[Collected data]

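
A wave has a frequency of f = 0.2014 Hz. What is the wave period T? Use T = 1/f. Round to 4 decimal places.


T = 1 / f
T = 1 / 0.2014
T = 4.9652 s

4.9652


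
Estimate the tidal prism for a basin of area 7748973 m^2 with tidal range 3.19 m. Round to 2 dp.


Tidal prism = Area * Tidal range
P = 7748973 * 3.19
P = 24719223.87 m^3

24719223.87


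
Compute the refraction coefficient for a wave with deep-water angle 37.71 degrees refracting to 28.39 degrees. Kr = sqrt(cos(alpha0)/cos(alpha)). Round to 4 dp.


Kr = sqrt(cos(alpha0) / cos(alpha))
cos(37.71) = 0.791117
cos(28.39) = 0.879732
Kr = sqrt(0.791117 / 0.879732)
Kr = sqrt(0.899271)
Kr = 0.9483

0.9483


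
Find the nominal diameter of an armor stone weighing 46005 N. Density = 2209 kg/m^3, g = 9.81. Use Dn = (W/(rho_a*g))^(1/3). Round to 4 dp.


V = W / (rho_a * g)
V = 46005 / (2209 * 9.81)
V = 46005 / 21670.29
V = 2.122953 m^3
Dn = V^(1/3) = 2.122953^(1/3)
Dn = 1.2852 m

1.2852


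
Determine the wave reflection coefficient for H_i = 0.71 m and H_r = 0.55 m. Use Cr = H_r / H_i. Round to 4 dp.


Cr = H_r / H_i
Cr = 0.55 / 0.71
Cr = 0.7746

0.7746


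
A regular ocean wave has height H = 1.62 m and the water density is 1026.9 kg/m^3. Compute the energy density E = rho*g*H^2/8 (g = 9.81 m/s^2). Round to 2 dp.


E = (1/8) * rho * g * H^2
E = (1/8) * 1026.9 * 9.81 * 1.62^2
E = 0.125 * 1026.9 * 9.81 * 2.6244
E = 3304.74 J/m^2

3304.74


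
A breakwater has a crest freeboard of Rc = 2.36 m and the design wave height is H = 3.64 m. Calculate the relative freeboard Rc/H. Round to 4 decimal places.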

==

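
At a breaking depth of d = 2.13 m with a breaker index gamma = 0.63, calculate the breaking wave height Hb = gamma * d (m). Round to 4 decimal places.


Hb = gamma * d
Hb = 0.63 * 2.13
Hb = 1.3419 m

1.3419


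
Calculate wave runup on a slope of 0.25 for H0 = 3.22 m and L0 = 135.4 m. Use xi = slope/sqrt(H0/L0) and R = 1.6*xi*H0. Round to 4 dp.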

...

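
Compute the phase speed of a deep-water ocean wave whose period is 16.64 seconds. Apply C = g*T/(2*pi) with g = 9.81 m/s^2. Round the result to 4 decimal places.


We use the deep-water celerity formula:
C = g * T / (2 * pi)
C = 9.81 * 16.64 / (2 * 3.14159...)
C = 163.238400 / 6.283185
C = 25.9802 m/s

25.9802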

What the task asks —
Could you reproduce exactly the lines of the entries above, from the one with "Determine the wave" through the one with "A breakwater has", and nothing else?

The completed task —
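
Determine the wave reflection coefficient for H_i = 0.71 m and H_r = 0.55 m. Use Cr = H_r / H_i. Round to 4 dp.


Cr = H_r / H_i
Cr = 0.55 / 0.71
Cr = 0.7746

0.7746


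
A regular ocean wave has height H = 1.62 m and the water density is 1026.9 kg/m^3. Compute the energy density E = rho*g*H^2/8 (g = 9.81 m/s^2). Round to 2 dp.


E = (1/8) * rho * g * H^2
E = (1/8) * 1026.9 * 9.81 * 1.62^2
E = 0.125 * 1026.9 * 9.81 * 2.6244
E = 3304.74 J/m^2

3304.74


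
A breakwater has a crest freeboard of Rc = 2.36 m and the design wave height is H = 3.64 m. Calculate the relative freeboard Rc/H. Round to 4 decimal places.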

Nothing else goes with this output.